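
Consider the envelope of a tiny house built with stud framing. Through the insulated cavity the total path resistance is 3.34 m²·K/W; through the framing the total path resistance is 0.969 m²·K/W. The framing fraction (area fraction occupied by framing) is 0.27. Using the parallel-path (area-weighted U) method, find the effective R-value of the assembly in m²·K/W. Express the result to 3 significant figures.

U_eff = 0.73/3.34 + 0.27/0.969 = 0.2186 + 0.2786 = 0.4972
R_eff = 1/U_eff = 2.011 m²·K/W

2.01 m²·K/W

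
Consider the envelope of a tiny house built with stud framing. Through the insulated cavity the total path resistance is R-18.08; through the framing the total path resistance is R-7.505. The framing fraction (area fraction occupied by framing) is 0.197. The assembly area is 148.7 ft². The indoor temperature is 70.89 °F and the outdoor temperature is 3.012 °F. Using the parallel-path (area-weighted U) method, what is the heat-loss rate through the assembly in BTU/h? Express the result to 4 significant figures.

713.2 BTU/h

U_eff = 0.803/18.08 + 0.197/7.505 = 0.044414 + 0.026249 = 0.070663
R_eff = 1/U_eff = 14.152 ft²·°F·h/BTU
Q = 148.7 × (70.89 − 3.012) / 14.152 = 713.23 BTU/h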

== Your goal ==
Having found the line that contains "4 significant figures.", set down that line and all the rest through the end of the records, exactly.

== Result below ==
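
Consider the envelope of a tiny house built with stud framing. Through the insulated cavity the total path resistance is R-18.08; through the framing the total path resistance is R-7.505. The framing fraction (area fraction occupied by framing) is 0.197. The assembly area is 148.7 ft². The indoor temperature is 70.89 °F and the outdoor temperature is 3.012 °F. Using the parallel-path (area-weighted U) method, what is the heat-loss rate through the assembly in BTU/h? Express the result to 4 significant figures.

713.2 BTU/h

U_eff = 0.803/18.08 + 0.197/7.505 = 0.044414 + 0.026249 = 0.070663
R_eff = 1/U_eff = 14.152 ft²·°F·h/BTU
Q = 148.7 × (70.89 − 3.012) / 14.152 = 713.23 BTU/h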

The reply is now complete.